Entries shown:
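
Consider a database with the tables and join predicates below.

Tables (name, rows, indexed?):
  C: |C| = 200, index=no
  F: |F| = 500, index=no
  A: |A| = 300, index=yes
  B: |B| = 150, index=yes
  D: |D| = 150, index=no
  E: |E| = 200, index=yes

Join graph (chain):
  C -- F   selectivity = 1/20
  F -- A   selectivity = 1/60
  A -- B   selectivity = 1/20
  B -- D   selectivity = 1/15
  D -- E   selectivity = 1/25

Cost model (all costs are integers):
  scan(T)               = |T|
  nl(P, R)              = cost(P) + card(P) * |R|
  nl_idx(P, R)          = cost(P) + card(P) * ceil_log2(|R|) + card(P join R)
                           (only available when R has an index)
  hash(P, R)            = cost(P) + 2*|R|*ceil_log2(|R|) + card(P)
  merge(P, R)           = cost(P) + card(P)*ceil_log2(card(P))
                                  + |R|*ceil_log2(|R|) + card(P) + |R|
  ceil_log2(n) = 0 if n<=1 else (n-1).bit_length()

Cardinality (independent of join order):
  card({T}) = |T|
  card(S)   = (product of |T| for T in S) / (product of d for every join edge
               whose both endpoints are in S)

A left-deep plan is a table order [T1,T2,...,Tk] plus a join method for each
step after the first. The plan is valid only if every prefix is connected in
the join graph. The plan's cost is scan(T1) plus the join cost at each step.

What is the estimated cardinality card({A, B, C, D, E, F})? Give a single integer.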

Task prompt:
The lines from the one containing "cost(P) + card(P)*ceil_log2(card(P))" through the last line of the records are the answer; set them down exactly and add nothing.

Output of the task:
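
  merge(P, R)           = cost(P) + card(P)*ceil_log2(card(P))
                                  + |R|*ceil_log2(|R|) + card(P) + |R|
  ceil_log2(n) = 0 if n<=1 else (n-1).bit_length()

Cardinality (independent of join order):
  card({T}) = |T|
  card(S)   = (product of |T| for T in S) / (product of d for every join edge
               whose both endpoints are in S)

A left-deep plan is a table order [T1,T2,...,Tk] plus a join method for each
step after the first. The plan is valid only if every prefix is connected in
the join graph. The plan's cost is scan(T1) plus the join cost at each step.

What is the estimated cardinality card({A, B, C, D, E, F})? Give a single integer.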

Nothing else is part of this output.